#### [YOUR INSTRUCTIONS]
Please restate, exactly as written, the lines running from the beginning of the material through the line that has "(0–100) (respondents) |" in it.
╭──
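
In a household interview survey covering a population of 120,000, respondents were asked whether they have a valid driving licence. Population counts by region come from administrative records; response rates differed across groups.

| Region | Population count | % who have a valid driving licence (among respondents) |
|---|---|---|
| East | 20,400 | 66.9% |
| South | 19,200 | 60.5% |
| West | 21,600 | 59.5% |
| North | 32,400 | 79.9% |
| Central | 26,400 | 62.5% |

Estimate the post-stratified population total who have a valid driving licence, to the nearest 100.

Each cell contributes its population count × the respondent rate:
  East: 20,400 × 66.9% = 13647.6
  South: 19,200 × 60.5% = 11,616
  West: 21,600 × 59.5% = 12,852
  North: 32,400 × 79.9% = 25887.6
  Central: 26,400 × 62.5% = 16,500
Estimated total = 80503.2 → 80,500.

80,500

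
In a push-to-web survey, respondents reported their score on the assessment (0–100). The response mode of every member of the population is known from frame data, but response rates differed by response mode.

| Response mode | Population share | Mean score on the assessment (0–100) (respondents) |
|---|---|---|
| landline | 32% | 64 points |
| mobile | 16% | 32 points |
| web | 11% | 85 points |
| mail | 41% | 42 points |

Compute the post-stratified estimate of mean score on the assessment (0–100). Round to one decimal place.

Reweight to the known response mode distribution:
  landline: 0.32 × 64 = 20.48
  mobile: 0.16 × 32 = 5.12
  web: 0.11 × 85 = 9.35
  mail: 0.41 × 42 = 17.22
Post-stratified estimate = 52.17 → 52.2.

52.2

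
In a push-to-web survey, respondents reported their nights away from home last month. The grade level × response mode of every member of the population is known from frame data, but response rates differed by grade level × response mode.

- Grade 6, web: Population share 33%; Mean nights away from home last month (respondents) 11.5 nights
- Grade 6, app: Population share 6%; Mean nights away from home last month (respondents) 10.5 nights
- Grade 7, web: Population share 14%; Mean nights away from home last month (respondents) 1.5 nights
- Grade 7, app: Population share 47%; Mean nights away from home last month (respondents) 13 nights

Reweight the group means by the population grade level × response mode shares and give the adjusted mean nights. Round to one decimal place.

Post-stratification weights by population share, not respondent share:
  Grade 6, web: 0.33 × 11.5 = 3.795
  Grade 6, app: 0.06 × 10.5 = 0.63
  Grade 7, web: 0.14 × 1.5 = 0.21
  Grade 7, app: 0.47 × 13 = 6.11
Post-stratified estimate = 10.745 → 10.7.

10.7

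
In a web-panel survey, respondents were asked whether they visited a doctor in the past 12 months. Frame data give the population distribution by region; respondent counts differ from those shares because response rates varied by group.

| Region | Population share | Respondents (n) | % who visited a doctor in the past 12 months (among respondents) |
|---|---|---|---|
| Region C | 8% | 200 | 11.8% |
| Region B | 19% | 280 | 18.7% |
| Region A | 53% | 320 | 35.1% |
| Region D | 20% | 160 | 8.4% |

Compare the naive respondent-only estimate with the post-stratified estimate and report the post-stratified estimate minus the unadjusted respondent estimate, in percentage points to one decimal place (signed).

+3.8 percentage points

Unadjusted (pooled respondent) estimate weights by respondent counts:
  (200/960)×11.8 + (280/960)×18.7 + (320/960)×35.1 + (160/960)×8.4 = 21.0125%
Reweighting by population region shares:
  0.08×11.8 + 0.19×18.7 + 0.53×35.1 + 0.2×8.4 = 24.78%
Difference = 24.78 − 21.0125 = 3.7675 pp.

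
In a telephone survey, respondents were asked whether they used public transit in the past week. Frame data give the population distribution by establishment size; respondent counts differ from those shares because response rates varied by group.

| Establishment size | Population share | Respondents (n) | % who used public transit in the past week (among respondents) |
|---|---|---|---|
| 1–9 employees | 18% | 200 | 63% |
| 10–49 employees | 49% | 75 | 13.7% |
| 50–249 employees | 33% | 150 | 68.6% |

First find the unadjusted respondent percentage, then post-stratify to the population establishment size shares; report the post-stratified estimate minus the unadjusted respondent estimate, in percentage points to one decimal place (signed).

-15.6 percentage points

Naive respondent-only estimate (weights = respondent counts):
  (200/425)×63 + (75/425)×13.7 + (150/425)×68.6 = 56.2765%
Post-stratifying to population shares instead:
  0.18×63 + 0.49×13.7 + 0.33×68.6 = 40.691%
Difference = 40.691 − 56.2765 = -15.5855 pp.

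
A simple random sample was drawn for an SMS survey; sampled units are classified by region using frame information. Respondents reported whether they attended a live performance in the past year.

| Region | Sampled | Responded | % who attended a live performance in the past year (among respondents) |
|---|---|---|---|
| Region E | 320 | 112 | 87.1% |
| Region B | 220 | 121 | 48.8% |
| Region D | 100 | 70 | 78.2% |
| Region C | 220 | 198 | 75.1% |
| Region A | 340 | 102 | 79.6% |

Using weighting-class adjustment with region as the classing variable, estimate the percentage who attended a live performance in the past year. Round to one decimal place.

Response rates by class: Region E 112/320 = 35%, Region B 121/220 = 55%, Region D 70/100 = 70%, Region C 198/220 = 90%, Region A 102/340 = 30%.
Inverse-response-rate weighting restores each class to its sampled count, so class totals weight by n_sampled:
  Region E: 320 × 87.1 = 27,872
  Region B: 220 × 48.8 = 10,736
  Region D: 100 × 78.2 = 7820
  Region C: 220 × 75.1 = 16,522
  Region A: 340 × 79.6 = 27064
Adjusted estimate = 90,014 / 1,200 = 75.0117 → 75.0%.

75.0%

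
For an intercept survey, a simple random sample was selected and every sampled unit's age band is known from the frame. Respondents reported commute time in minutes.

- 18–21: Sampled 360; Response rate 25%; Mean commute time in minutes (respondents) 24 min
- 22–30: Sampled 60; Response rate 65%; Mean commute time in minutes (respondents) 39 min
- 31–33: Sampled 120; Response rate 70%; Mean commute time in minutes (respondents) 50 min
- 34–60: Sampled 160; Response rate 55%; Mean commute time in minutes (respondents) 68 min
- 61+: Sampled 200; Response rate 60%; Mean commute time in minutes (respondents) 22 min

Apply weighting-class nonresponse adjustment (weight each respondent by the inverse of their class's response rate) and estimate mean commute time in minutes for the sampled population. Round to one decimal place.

35.8

Each respondent's weight = sampled/responded in their class; summing within a class gives n_sampled, so:
  18–21: 360 × 24 = 8640
  22–30: 60 × 39 = 2340
  31–33: 120 × 50 = 6000
  34–60: 160 × 68 = 10,880
  61+: 200 × 22 = 4400
Adjusted estimate = 32,260 / 900 = 35.8444 → 35.8.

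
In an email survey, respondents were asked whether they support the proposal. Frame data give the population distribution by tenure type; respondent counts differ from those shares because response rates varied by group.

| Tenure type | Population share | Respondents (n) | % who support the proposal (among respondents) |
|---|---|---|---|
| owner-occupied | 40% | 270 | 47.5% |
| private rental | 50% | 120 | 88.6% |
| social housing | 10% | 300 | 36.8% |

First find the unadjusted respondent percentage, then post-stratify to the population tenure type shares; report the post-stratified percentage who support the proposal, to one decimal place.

Naive respondent-only estimate (weights = respondent counts):
  (270/690)×47.5 + (120/690)×88.6 + (300/690)×36.8 = 49.9957%
Reweighting by population tenure type shares:
  0.4×47.5 + 0.5×88.6 + 0.1×36.8 = 66.98%

67.0%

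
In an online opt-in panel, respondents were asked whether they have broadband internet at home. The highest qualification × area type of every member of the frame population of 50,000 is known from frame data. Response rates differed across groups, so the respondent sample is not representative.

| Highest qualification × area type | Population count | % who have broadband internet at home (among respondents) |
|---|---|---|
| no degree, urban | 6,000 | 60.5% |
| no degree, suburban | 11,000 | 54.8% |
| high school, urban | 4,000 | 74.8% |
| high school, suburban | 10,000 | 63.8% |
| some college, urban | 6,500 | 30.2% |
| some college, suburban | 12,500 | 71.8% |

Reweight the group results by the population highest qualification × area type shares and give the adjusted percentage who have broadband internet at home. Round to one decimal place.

59.9%

Each cell contributes population-share × respondent value:
  no degree, urban: (6,000/50,000) × 60.5 = 7.26
  no degree, suburban: (11,000/50,000) × 54.8 = 12.056
  high school, urban: (4,000/50,000) × 74.8 = 5.984
  high school, suburban: (10,000/50,000) × 63.8 = 12.76
  some college, urban: (6,500/50,000) × 30.2 = 3.926
  some college, suburban: (12,500/50,000) × 71.8 = 17.95
Post-stratified estimate = 59.936 → 59.9%.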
╰──
#### [EXPECTED ANSWER]
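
In a household interview survey covering a population of 120,000, respondents were asked whether they have a valid driving licence. Population counts by region come from administrative records; response rates differed across groups.

| Region | Population count | % who have a valid driving licence (among respondents) |
|---|---|---|
| East | 20,400 | 66.9% |
| South | 19,200 | 60.5% |
| West | 21,600 | 59.5% |
| North | 32,400 | 79.9% |
| Central | 26,400 | 62.5% |

Estimate the post-stratified population total who have a valid driving licence, to the nearest 100.

Each cell contributes its population count × the respondent rate:
  East: 20,400 × 66.9% = 13647.6
  South: 19,200 × 60.5% = 11,616
  West: 21,600 × 59.5% = 12,852
  North: 32,400 × 79.9% = 25887.6
  Central: 26,400 × 62.5% = 16,500
Estimated total = 80503.2 → 80,500.

80,500

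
In a push-to-web survey, respondents reported their score on the assessment (0–100). The response mode of every member of the population is known from frame data, but response rates differed by response mode.

| Response mode | Population share | Mean score on the assessment (0–100) (respondents) |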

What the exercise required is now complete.